- _Task to complete_
Rewrite the full material exactly; no line may be skipped.

- _Input material_
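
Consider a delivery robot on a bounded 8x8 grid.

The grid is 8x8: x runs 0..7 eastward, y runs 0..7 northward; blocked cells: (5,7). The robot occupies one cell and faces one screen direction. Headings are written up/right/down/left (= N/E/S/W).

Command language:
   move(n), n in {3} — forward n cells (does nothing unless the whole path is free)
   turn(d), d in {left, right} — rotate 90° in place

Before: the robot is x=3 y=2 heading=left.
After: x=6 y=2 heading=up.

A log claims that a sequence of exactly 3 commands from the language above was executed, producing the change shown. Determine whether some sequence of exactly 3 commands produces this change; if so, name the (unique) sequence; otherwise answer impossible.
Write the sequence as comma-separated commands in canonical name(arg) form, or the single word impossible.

impossible

checked all 3-command options: none fits.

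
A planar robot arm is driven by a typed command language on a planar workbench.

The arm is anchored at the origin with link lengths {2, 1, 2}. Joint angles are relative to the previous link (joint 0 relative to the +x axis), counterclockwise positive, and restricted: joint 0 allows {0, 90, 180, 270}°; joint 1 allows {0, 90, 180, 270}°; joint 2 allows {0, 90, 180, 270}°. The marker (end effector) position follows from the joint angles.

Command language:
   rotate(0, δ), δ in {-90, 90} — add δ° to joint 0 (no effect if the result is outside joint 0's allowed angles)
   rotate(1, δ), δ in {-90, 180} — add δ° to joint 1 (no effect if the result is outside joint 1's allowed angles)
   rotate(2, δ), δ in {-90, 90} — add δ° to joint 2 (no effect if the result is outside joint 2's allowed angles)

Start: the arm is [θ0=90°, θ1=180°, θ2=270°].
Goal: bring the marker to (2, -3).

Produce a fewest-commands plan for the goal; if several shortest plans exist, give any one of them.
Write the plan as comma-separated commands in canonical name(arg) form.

rotate(0, -90), rotate(2, 90), rotate(1, 180), rotate(1, -90)

from: [θ0=90°, θ1=180°, θ2=270°]
step 1 (rotate(0, -90)): [θ0=0°, θ1=180°, θ2=270°]
step 2 (rotate(2, 90)): [θ0=0°, θ1=180°, θ2=0°]
step 3 (rotate(1, 180)): [θ0=0°, θ1=0°, θ2=0°]
step 4 (rotate(1, -90)): [θ0=0°, θ1=270°, θ2=0°]
shorter routes all fall short; 4 is best.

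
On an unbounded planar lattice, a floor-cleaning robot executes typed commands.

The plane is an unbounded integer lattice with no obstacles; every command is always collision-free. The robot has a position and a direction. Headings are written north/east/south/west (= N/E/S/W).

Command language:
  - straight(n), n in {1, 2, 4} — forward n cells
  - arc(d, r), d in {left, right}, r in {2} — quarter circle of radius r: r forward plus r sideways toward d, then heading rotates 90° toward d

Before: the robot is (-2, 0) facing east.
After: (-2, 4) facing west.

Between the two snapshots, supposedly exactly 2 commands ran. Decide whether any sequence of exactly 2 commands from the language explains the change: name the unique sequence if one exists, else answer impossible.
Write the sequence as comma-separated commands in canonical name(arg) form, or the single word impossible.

key: position moved to (-2,4) AND the heading swung to W — translation plus rotation needed
begin: (-2, 0) facing east
1. arc(left, 2) → (0, 2) facing north
2. arc(left, 2) → (-2, 4) facing west
no rival 2-sequence matches.

arc(left, 2), arc(left, 2)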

- _Task output_
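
Consider a delivery robot on a bounded 8x8 grid.

The grid is 8x8: x runs 0..7 eastward, y runs 0..7 northward; blocked cells: (5,7). The robot occupies one cell and faces one screen direction. Headings are written up/right/down/left (= N/E/S/W).

Command language:
   move(n), n in {3} — forward n cells (does nothing unless the whole path is free)
   turn(d), d in {left, right} — rotate 90° in place

Before: the robot is x=3 y=2 heading=left.
After: x=6 y=2 heading=up.

A log claims that a sequence of exactly 3 commands from the language above was executed, producing the change shown. Determine whether some sequence of exactly 3 commands produces this change; if so, name the (unique) sequence; otherwise answer impossible.
Write the sequence as comma-separated commands in canonical name(arg) form, or the single word impossible.

impossible

checked all 3-command options: none fits.

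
A planar robot arm is driven by a typed command language on a planar workbench.

The arm is anchored at the origin with link lengths {2, 1, 2}. Joint angles are relative to the previous link (joint 0 relative to the +x axis), counterclockwise positive, and restricted: joint 0 allows {0, 90, 180, 270}°; joint 1 allows {0, 90, 180, 270}°; joint 2 allows {0, 90, 180, 270}°. The marker (end effector) position follows from the joint angles.

Command language:
   rotate(0, δ), δ in {-90, 90} — add δ° to joint 0 (no effect if the result is outside joint 0's allowed angles)
   rotate(1, δ), δ in {-90, 180} — add δ° to joint 1 (no effect if the result is outside joint 1's allowed angles)
   rotate(2, δ), δ in {-90, 90} — add δ° to joint 2 (no effect if the result is outside joint 2's allowed angles)

Start: the arm is [θ0=90°, θ1=180°, θ2=270°].
Goal: bring the marker to (2, -3).

Produce a fewest-commands plan for the goal; if several shortest plans exist, give any one of them.
Write the plan as comma-separated commands in canonical name(arg) form.

rotate(0, -90), rotate(2, 90), rotate(1, 180), rotate(1, -90)

from: [θ0=90°, θ1=180°, θ2=270°]
step 1 (rotate(0, -90)): [θ0=0°, θ1=180°, θ2=270°]
step 2 (rotate(2, 90)): [θ0=0°, θ1=180°, θ2=0°]
step 3 (rotate(1, 180)): [θ0=0°, θ1=0°, θ2=0°]
step 4 (rotate(1, -90)): [θ0=0°, θ1=270°, θ2=0°]
shorter routes all fall short; 4 is best.

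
On an unbounded planar lattice, a floor-cleaning robot executes typed commands.

The plane is an unbounded integer lattice with no obstacles; every command is always collision-free. The robot has a position and a direction. Headings are written north/east/south/west (= N/E/S/W).

Command language:
  - straight(n), n in {1, 2, 4} — forward n cells
  - arc(d, r), d in {left, right}, r in {2} — quarter circle of radius r: r forward plus r sideways toward d, then heading rotates 90° toward d

Before: the robot is (-2, 0) facing east.
After: (-2, 4) facing west.

Between the two snapshots, supposedly exactly 2 commands ran. Decide whether any sequence of exactly 2 commands from the language explains the change: name the unique sequence if one exists, else answer impossible.
Write the sequence as comma-separated commands in canonical name(arg) form, or the single word impossible.

key: position moved to (-2,4) AND the heading swung to W — translation plus rotation needed
begin: (-2, 0) facing east
1. arc(left, 2) → (0, 2) facing north
2. arc(left, 2) → (-2, 4) facing west
no rival 2-sequence matches.

arc(left, 2), arc(left, 2)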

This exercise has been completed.